### Your objective
Copy the lines below, beginning with the one that contains "A straight current-carrying" and continuing through the final line, exactly as written and with no other lines.

Stored data entries:

※

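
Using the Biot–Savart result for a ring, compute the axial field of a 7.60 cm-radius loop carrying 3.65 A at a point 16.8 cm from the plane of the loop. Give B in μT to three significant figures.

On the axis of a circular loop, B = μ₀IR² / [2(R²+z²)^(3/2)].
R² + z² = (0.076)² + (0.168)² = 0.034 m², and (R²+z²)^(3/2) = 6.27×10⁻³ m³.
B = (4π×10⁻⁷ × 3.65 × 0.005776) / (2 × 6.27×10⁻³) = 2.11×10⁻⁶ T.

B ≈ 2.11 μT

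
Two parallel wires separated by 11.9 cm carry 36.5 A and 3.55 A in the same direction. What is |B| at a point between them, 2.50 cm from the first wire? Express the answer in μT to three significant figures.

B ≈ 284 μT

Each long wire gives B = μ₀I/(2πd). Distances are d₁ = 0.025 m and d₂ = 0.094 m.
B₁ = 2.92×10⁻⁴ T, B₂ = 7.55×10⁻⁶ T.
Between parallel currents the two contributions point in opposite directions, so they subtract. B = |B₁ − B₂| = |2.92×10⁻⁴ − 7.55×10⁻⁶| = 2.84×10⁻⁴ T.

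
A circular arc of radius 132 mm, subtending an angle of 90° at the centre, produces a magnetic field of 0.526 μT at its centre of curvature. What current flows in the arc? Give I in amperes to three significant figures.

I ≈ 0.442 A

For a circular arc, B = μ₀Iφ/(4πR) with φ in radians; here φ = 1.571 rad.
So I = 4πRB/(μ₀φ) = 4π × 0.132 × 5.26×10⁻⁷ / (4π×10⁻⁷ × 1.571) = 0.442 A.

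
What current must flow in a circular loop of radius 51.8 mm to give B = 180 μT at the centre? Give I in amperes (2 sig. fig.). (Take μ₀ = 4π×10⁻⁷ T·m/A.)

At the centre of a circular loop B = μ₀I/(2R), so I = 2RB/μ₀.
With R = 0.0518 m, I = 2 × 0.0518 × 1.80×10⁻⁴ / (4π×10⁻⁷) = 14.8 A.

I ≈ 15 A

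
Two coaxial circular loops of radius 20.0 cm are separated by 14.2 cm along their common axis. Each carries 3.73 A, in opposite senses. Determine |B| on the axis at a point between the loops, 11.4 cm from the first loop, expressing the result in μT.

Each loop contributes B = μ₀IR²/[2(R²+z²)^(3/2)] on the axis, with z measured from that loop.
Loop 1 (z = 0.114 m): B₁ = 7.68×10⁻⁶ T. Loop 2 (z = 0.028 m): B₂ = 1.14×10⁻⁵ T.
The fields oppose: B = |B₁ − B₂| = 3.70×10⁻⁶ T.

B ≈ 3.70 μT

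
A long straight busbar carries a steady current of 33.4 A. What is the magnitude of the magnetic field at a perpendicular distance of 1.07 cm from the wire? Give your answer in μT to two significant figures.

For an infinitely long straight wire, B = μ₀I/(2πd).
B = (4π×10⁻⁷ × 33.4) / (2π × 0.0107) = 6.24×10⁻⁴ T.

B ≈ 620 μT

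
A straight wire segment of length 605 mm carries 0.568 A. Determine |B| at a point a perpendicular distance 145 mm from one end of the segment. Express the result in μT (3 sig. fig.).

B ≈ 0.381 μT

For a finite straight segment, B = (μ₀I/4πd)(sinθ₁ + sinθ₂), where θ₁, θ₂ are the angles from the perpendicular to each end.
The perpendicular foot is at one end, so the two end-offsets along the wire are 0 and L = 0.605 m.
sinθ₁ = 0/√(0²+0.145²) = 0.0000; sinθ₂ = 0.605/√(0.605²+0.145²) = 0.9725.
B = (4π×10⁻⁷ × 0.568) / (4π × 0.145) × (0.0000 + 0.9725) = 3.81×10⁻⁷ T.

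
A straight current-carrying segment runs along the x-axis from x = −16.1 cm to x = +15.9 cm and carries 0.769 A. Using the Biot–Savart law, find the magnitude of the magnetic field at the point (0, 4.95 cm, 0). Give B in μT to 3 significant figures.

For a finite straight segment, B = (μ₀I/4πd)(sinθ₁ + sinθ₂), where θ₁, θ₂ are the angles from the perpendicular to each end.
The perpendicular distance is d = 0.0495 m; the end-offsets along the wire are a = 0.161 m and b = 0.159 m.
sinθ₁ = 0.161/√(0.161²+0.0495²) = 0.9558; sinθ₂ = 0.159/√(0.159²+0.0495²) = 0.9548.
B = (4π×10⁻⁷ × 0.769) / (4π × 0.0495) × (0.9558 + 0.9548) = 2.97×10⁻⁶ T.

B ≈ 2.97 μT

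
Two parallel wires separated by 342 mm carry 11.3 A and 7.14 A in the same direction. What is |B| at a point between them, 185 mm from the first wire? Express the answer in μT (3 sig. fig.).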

※

### Answer space
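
A straight current-carrying segment runs along the x-axis from x = −16.1 cm to x = +15.9 cm and carries 0.769 A. Using the Biot–Savart law, find the magnitude of the magnetic field at the point (0, 4.95 cm, 0). Give B in μT to 3 significant figures.

For a finite straight segment, B = (μ₀I/4πd)(sinθ₁ + sinθ₂), where θ₁, θ₂ are the angles from the perpendicular to each end.
The perpendicular distance is d = 0.0495 m; the end-offsets along the wire are a = 0.161 m and b = 0.159 m.
sinθ₁ = 0.161/√(0.161²+0.0495²) = 0.9558; sinθ₂ = 0.159/√(0.159²+0.0495²) = 0.9548.
B = (4π×10⁻⁷ × 0.769) / (4π × 0.0495) × (0.9558 + 0.9548) = 2.97×10⁻⁶ T.

B ≈ 2.97 μT

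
Two parallel wires separated by 342 mm carry 11.3 A and 7.14 A in the same direction. What is |B| at a point between them, 185 mm from the first wire? Express the answer in μT (3 sig. fig.).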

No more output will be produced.